TRY IT:
Start at the first line of the material. Repeat each line exactly through the one containing "- The rules", then stop.

SUPPLIED RECORDS:

○ ○ ○ ○

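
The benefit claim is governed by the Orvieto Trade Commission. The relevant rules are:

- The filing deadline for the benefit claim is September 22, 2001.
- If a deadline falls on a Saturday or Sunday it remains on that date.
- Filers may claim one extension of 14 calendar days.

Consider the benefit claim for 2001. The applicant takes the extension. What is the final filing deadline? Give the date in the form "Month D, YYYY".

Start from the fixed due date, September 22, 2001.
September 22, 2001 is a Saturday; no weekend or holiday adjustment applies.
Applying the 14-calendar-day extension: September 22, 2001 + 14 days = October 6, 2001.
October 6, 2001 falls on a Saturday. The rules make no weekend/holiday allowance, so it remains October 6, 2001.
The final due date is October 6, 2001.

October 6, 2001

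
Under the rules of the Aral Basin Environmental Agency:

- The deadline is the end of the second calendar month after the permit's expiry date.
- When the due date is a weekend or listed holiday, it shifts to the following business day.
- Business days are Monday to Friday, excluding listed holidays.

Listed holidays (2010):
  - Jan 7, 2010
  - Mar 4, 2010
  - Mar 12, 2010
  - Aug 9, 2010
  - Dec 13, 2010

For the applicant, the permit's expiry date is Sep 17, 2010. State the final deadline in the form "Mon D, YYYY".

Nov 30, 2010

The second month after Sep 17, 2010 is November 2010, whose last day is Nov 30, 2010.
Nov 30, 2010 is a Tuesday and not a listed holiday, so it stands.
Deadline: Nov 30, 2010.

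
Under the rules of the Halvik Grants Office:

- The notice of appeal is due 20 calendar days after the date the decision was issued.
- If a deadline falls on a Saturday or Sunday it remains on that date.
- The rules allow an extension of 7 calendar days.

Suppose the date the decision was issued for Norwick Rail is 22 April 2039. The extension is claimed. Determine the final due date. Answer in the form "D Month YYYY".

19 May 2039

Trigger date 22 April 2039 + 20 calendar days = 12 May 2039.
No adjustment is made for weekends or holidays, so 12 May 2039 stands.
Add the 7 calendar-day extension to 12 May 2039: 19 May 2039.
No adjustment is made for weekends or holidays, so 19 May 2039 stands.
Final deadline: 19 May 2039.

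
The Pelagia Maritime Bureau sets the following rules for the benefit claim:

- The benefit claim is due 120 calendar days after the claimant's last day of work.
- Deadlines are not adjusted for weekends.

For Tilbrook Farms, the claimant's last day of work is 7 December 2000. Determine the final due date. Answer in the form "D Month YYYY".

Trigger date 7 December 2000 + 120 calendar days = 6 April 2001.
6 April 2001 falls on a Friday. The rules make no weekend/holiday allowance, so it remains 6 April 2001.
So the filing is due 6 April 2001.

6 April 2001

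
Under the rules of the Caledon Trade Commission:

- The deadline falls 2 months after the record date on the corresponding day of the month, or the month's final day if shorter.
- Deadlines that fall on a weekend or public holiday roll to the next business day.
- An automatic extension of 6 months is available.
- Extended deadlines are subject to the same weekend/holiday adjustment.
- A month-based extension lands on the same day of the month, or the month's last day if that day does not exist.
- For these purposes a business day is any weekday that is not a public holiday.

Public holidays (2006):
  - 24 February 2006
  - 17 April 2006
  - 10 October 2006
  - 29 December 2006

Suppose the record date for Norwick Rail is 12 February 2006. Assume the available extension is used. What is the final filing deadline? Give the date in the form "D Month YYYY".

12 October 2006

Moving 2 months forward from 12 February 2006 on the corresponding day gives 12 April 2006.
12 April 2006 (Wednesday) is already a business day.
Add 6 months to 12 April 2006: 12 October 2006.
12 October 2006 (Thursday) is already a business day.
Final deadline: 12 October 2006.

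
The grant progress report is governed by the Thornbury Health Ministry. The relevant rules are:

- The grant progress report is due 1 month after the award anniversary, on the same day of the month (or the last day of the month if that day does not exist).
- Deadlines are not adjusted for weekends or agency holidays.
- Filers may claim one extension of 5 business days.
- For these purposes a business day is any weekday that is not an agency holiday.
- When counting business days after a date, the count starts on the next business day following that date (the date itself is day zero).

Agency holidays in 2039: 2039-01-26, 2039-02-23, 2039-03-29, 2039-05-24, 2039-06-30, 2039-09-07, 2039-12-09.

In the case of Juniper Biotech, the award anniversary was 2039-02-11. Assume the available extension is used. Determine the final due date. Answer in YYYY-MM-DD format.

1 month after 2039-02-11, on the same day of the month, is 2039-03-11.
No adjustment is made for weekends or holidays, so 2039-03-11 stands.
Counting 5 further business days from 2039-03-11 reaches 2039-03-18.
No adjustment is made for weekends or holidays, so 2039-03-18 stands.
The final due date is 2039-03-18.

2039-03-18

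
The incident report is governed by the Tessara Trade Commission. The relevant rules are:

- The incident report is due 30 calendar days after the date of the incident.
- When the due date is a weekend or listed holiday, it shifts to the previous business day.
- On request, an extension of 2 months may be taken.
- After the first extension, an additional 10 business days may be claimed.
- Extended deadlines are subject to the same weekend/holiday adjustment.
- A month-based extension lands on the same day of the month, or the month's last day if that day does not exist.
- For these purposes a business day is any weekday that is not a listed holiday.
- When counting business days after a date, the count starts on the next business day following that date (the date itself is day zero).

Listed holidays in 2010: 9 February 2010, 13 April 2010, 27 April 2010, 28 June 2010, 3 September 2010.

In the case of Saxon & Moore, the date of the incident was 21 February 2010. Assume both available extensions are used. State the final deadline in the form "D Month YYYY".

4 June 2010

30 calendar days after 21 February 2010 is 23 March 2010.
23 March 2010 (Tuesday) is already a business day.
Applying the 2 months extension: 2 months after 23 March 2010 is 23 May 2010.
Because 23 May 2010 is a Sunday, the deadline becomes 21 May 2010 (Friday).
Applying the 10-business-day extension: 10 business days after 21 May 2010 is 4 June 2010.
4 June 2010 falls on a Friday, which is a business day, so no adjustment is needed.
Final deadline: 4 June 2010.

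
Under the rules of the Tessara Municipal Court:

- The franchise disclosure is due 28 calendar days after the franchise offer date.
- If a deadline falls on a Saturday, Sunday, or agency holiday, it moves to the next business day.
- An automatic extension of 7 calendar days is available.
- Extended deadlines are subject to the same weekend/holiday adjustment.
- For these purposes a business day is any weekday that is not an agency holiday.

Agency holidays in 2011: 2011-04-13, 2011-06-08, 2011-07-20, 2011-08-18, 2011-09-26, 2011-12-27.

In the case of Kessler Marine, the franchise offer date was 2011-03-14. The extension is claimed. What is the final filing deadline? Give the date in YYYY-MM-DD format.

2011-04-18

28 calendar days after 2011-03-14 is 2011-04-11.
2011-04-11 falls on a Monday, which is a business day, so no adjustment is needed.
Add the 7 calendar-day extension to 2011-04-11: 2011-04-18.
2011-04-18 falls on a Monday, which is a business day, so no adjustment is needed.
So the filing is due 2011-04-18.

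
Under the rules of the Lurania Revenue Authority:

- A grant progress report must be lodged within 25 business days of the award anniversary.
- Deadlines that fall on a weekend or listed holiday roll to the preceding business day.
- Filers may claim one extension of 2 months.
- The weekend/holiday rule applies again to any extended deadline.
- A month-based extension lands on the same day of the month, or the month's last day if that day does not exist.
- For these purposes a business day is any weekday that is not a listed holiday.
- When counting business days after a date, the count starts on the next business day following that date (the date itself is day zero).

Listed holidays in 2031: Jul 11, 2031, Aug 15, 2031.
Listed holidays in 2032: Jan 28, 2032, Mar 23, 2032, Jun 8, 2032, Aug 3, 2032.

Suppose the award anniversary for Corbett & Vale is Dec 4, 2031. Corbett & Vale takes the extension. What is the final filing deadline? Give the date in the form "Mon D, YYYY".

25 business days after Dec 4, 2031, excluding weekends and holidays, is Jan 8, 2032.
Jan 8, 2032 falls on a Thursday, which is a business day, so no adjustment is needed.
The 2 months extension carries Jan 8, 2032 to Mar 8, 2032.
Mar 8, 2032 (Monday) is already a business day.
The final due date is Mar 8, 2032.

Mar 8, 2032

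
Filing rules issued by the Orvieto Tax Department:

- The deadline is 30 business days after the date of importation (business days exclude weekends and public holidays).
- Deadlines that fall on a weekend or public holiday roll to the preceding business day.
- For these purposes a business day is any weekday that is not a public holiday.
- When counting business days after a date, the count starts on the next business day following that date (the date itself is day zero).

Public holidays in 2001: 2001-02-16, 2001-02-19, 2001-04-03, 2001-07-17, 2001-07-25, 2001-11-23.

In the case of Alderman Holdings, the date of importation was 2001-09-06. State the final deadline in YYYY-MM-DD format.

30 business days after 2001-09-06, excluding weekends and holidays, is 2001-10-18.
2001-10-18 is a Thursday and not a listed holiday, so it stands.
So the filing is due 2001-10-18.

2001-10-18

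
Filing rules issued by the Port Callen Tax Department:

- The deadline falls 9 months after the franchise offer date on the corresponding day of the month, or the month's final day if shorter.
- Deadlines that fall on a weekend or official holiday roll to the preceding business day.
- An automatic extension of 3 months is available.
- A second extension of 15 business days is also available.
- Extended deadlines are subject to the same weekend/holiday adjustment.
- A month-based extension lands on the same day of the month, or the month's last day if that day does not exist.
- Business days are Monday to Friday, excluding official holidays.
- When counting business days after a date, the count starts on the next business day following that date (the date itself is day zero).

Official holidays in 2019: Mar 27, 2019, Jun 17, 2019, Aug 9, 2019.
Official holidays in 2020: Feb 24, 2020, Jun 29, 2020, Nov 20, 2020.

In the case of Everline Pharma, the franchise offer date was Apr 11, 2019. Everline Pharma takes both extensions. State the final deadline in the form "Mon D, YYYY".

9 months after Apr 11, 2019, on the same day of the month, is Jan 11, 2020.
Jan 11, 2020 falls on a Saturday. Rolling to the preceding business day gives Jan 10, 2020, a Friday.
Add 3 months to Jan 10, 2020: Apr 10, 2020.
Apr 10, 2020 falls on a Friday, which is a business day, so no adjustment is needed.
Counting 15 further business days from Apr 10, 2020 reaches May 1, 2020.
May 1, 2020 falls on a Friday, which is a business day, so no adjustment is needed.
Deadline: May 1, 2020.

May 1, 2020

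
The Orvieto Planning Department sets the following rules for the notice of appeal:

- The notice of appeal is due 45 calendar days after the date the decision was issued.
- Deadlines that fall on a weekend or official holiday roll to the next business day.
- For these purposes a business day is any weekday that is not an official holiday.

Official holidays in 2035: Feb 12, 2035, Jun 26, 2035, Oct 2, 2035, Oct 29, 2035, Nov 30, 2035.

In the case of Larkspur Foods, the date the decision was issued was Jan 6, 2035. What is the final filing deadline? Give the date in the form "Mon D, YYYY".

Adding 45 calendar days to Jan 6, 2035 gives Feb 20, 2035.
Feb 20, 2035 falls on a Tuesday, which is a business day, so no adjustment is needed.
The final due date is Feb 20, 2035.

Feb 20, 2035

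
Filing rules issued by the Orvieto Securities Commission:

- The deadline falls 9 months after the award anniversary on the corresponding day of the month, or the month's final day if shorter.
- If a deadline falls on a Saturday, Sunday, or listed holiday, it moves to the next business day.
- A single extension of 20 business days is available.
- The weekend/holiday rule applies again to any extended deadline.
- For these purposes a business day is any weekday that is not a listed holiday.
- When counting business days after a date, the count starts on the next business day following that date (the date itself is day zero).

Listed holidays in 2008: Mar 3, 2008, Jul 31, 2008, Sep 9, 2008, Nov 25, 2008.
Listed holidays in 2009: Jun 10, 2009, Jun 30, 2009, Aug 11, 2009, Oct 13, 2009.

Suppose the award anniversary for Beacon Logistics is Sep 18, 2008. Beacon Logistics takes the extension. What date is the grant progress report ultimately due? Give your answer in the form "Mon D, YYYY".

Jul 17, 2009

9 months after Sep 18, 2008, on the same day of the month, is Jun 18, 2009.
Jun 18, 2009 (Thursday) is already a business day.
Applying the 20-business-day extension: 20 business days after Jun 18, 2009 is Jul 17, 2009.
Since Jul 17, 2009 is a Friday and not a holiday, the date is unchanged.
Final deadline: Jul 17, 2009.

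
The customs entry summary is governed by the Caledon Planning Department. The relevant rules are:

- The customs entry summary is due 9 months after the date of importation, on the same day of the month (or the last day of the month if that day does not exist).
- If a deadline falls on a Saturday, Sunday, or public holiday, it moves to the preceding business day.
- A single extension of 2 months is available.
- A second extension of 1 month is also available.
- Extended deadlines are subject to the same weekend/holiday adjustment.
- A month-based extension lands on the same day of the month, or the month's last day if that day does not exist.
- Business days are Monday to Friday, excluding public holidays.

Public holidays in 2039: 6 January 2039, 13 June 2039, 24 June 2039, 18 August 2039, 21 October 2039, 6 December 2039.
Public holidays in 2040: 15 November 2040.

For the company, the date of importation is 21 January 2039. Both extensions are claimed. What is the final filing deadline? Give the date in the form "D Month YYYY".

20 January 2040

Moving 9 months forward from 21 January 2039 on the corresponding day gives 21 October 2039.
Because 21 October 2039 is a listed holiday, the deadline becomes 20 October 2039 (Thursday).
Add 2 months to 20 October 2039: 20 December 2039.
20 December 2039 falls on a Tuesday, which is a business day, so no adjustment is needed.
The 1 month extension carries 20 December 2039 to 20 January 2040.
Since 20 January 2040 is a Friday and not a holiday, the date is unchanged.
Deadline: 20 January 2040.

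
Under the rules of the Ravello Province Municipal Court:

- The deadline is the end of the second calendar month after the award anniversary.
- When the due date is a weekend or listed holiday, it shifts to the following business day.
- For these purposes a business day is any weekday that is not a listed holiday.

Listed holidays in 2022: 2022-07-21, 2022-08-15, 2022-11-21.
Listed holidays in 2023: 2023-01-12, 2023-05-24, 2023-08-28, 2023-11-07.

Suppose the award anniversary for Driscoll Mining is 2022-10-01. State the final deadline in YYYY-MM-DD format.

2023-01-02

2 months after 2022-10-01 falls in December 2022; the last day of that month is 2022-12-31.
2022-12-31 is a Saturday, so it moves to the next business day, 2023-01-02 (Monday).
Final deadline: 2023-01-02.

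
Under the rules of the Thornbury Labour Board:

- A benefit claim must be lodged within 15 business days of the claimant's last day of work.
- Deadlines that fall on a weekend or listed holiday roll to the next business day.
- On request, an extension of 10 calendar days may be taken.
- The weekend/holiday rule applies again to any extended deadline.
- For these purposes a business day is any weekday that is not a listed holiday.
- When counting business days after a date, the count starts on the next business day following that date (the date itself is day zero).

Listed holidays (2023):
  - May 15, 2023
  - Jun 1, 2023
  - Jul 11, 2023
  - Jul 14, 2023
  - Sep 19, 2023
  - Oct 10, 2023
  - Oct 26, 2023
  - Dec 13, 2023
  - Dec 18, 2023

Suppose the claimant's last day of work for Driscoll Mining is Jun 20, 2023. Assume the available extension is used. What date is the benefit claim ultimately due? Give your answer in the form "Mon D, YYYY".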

○ ○ ○ ○

TASK RESPONSE:
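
The benefit claim is governed by the Orvieto Trade Commission. The relevant rules are:

- The filing deadline for the benefit claim is September 22, 2001.
- If a deadline falls on a Saturday or Sunday it remains on that date.
- Filers may claim one extension of 14 calendar days.

Consider the benefit claim for 2001. The applicant takes the extension. What is the final filing deadline? Give the date in the form "Month D, YYYY".

Start from the fixed due date, September 22, 2001.
September 22, 2001 is a Saturday; no weekend or holiday adjustment applies.
Applying the 14-calendar-day extension: September 22, 2001 + 14 days = October 6, 2001.
October 6, 2001 falls on a Saturday. The rules make no weekend/holiday allowance, so it remains October 6, 2001.
The final due date is October 6, 2001.

October 6, 2001

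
Under the rules of the Aral Basin Environmental Agency:

- The deadline is the end of the second calendar month after the permit's expiry date.
- When the due date is a weekend or listed holiday, it shifts to the following business day.
- Business days are Monday to Friday, excluding listed holidays.

Listed holidays (2010):
  - Jan 7, 2010
  - Mar 4, 2010
  - Mar 12, 2010
  - Aug 9, 2010
  - Dec 13, 2010

For the applicant, the permit's expiry date is Sep 17, 2010. State the final deadline in the form "Mon D, YYYY".

Nov 30, 2010

The second month after Sep 17, 2010 is November 2010, whose last day is Nov 30, 2010.
Nov 30, 2010 is a Tuesday and not a listed holiday, so it stands.
Deadline: Nov 30, 2010.

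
Under the rules of the Halvik Grants Office:

- The notice of appeal is due 20 calendar days after the date the decision was issued.
- If a deadline falls on a Saturday or Sunday it remains on that date.
- The rules allow an extension of 7 calendar days.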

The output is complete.